Directions for this task: Below is a block of entries; repeat exactly the lines starting at the line that contains "or the operation releases emissions to air." and ending at the line that contains "- the operator does", both included.

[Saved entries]
# # # # #
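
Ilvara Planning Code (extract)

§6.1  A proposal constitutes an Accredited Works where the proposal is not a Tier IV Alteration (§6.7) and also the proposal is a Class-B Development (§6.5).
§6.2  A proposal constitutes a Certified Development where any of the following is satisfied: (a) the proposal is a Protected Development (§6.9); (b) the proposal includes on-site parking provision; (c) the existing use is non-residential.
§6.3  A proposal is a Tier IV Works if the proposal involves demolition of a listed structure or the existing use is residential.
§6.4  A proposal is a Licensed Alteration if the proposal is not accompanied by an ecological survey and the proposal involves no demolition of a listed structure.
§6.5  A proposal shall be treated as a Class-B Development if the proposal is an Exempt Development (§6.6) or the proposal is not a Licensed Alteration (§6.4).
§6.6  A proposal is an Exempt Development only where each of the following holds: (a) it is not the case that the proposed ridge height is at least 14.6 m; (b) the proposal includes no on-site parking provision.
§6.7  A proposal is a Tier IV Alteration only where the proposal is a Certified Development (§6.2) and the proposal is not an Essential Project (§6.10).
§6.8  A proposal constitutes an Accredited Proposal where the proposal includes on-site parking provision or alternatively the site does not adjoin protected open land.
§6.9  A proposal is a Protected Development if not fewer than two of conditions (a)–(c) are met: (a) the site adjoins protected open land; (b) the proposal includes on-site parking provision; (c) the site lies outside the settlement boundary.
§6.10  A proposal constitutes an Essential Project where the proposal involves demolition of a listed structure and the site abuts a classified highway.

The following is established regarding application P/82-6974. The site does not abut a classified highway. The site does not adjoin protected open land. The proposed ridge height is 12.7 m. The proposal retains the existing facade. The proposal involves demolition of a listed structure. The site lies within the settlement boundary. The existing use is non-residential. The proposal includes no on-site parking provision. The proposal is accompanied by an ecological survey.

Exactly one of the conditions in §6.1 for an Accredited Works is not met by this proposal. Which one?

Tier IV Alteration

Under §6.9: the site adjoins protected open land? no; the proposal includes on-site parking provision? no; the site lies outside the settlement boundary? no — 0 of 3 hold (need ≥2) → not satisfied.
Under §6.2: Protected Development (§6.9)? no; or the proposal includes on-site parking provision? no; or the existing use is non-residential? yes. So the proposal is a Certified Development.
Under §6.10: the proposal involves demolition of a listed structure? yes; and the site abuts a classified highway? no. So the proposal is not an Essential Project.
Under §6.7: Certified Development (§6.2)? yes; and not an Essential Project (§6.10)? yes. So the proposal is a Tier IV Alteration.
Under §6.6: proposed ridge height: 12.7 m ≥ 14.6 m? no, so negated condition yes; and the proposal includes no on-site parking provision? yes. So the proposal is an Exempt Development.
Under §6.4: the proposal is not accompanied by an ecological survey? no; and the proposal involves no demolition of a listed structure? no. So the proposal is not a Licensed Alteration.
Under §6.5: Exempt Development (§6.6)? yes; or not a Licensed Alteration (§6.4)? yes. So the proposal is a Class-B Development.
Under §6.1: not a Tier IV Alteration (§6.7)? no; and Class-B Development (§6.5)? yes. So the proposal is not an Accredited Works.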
# # # # #
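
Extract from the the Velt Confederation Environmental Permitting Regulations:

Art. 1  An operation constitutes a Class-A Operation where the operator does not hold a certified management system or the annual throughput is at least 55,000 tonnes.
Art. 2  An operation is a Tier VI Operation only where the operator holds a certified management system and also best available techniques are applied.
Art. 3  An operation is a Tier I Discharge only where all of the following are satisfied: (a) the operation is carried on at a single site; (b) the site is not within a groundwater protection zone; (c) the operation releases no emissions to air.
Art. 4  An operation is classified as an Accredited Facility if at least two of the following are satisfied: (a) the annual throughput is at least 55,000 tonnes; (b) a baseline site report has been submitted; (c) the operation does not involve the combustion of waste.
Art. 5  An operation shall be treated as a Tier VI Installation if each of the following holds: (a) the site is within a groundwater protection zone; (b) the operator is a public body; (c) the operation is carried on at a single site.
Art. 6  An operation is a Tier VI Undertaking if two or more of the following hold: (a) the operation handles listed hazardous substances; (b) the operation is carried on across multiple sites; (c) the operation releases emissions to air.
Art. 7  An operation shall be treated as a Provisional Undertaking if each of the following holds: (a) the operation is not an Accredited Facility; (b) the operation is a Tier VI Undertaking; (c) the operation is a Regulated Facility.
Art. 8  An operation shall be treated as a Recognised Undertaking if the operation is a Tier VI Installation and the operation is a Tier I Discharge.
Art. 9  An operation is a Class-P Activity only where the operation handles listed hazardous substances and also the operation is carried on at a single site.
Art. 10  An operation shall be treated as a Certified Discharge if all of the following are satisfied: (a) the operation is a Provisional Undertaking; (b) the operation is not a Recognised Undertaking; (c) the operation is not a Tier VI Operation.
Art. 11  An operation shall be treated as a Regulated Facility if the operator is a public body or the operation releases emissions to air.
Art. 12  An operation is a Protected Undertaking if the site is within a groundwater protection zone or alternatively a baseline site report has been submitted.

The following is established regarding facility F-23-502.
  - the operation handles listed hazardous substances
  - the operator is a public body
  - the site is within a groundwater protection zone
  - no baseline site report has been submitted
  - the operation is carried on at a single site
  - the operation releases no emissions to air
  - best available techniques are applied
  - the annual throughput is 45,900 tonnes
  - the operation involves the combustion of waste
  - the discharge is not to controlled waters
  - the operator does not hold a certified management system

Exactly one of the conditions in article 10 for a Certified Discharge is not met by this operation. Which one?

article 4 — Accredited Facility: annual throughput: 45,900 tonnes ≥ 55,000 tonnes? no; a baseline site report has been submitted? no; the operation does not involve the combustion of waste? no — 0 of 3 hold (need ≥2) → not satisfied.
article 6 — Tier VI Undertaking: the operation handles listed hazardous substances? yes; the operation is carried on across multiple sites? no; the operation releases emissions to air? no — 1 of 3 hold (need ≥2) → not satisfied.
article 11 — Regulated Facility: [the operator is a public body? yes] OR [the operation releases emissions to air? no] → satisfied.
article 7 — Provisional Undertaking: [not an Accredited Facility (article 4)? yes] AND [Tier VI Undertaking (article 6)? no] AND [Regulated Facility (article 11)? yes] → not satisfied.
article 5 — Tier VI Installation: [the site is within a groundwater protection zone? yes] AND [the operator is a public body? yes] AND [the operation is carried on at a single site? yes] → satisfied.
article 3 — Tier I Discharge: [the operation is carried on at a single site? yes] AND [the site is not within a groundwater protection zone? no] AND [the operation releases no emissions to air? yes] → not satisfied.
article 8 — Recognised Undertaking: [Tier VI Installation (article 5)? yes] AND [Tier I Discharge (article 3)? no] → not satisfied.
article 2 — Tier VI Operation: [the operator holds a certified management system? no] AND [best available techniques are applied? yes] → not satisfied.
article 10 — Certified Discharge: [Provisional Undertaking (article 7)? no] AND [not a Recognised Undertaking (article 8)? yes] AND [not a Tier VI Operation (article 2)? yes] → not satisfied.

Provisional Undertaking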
# # # # #
Solved exercise:
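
Art. 11  An operation shall be treated as a Regulated Facility if the operator is a public body or the operation releases emissions to air.
Art. 12  An operation is a Protected Undertaking if the site is within a groundwater protection zone or alternatively a baseline site report has been submitted.

The following is established regarding facility F-23-502.
  - the operation handles listed hazardous substances
  - the operator is a public body
  - the site is within a groundwater protection zone
  - no baseline site report has been submitted
  - the operation is carried on at a single site
  - the operation releases no emissions to air
  - best available techniques are applied
  - the annual throughput is 45,900 tonnes
  - the operation involves the combustion of waste
  - the discharge is not to controlled waters
  - the operator does not hold a certified management system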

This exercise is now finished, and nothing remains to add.